RECORDS SHOWN Block Start
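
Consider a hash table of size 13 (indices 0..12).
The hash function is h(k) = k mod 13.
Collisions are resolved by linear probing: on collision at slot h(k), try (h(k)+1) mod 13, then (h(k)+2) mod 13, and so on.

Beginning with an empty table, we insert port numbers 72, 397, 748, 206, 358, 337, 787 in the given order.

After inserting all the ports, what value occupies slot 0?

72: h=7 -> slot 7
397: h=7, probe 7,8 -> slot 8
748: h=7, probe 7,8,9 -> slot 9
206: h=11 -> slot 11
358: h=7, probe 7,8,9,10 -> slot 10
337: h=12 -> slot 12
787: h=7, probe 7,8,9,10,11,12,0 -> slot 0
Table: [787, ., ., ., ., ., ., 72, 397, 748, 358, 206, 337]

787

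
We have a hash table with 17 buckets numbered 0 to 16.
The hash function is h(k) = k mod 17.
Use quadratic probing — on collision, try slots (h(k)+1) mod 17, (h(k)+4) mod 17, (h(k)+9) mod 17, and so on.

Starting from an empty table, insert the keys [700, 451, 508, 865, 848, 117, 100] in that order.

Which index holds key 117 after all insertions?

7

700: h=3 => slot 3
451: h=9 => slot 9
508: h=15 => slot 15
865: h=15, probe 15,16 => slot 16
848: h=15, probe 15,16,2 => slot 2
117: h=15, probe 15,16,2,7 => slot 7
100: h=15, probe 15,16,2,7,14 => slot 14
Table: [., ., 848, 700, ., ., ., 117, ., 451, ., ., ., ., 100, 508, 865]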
RECORDS SHOWN Block End
RECORDS SHOWN Block Start
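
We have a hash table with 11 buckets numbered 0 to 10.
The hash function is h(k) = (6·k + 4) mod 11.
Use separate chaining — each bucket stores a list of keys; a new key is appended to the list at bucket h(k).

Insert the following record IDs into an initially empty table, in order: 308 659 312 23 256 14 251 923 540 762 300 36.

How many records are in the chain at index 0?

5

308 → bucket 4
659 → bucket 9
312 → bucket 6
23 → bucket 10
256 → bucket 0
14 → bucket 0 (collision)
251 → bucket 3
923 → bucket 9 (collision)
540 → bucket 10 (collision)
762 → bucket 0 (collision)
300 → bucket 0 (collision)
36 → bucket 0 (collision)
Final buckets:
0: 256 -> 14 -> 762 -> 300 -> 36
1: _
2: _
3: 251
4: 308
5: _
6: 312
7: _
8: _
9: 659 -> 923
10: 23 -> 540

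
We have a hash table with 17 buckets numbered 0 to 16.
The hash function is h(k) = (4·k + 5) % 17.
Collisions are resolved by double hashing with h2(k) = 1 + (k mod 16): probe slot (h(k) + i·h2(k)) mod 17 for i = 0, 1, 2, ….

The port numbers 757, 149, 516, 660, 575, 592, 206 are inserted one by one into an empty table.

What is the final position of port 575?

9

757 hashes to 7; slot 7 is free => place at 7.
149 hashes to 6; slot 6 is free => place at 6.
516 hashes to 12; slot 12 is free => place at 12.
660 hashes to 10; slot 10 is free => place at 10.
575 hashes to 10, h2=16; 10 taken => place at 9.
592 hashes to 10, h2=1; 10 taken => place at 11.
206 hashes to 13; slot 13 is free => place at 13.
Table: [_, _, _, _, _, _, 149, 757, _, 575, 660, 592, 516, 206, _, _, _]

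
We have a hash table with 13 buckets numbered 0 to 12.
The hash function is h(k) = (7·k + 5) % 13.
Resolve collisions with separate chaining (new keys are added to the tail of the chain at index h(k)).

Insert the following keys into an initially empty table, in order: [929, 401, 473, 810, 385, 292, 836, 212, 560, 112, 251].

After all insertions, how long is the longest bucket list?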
RECORDS SHOWN Block End
• **TASK OBJECTIVE**
Transcribe the records above exactly, beginning at the line that contains "Consider a hash" and ending with the line that contains "Collisions are resolved by linear", both included, and nothing else.

• **WORKED SOLUTION**
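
Consider a hash table of size 13 (indices 0..12).
The hash function is h(k) = k mod 13.
Collisions are resolved by linear probing: on collision at slot h(k), try (h(k)+1) mod 13, then (h(k)+2) mod 13, and so on.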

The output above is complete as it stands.